### REQUIREMENT:
In the records that follow, the lines from the one containing "Rule 2: holding" to the one containing "Rule 6: Tamtal", inclusive, are to be given again exactly.

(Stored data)
= = = = = = =
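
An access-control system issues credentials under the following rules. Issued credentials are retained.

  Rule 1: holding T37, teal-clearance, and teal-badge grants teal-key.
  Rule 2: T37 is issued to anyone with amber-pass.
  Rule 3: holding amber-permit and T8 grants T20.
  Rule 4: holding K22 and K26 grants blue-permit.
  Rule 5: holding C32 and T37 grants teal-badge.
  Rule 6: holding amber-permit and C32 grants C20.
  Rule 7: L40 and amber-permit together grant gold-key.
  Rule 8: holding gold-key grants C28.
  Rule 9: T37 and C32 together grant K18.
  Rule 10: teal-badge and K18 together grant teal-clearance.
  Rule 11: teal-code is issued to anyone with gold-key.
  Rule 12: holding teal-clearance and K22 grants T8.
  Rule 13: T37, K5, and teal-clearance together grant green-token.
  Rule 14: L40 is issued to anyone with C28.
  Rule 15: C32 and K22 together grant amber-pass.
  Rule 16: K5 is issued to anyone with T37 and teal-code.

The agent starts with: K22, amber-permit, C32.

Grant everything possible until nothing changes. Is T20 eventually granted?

Holding C32 and K22 grants amber-pass (Rule 15).
Holding amber-pass grants T37 (Rule 2).
Holding C32 and T37 grants teal-badge (Rule 5).
Holding T37 and C32 grants K18 (Rule 9).
Holding teal-badge and K18 grants teal-clearance (Rule 10).
Holding teal-clearance and K22 grants T8 (Rule 12).
Holding amber-permit and T8 grants T20 (Rule 3).

Yes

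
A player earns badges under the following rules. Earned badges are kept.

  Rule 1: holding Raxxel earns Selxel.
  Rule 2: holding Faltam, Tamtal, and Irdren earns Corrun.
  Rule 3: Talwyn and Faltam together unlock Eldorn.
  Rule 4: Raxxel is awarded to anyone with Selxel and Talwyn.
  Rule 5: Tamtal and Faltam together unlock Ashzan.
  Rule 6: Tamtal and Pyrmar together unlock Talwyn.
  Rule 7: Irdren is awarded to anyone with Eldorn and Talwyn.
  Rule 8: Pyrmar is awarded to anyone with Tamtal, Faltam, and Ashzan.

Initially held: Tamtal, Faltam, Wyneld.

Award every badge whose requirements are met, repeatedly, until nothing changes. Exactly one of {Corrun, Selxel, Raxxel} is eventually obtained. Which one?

With Tamtal and Faltam, Ashzan is earned (Rule 5).
With Tamtal, Faltam, and Ashzan, Pyrmar is earned (Rule 8).
With Tamtal and Pyrmar, Talwyn is earned (Rule 6).
With Talwyn and Faltam, Eldorn is earned (Rule 3).
With Eldorn and Talwyn, Irdren is earned (Rule 7).
With Faltam, Tamtal, and Irdren, Corrun is earned (Rule 2).
Raxxel would need Selxel and Talwyn (Rule 4), but Selxel is never earned. Selxel would need Raxxel (Rule 1), but Raxxel is never earned.

Corrun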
= = = = = = =
### ANSWER BELOW:
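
  Rule 2: holding Faltam, Tamtal, and Irdren earns Corrun.
  Rule 3: Talwyn and Faltam together unlock Eldorn.
  Rule 4: Raxxel is awarded to anyone with Selxel and Talwyn.
  Rule 5: Tamtal and Faltam together unlock Ashzan.
  Rule 6: Tamtal and Pyrmar together unlock Talwyn.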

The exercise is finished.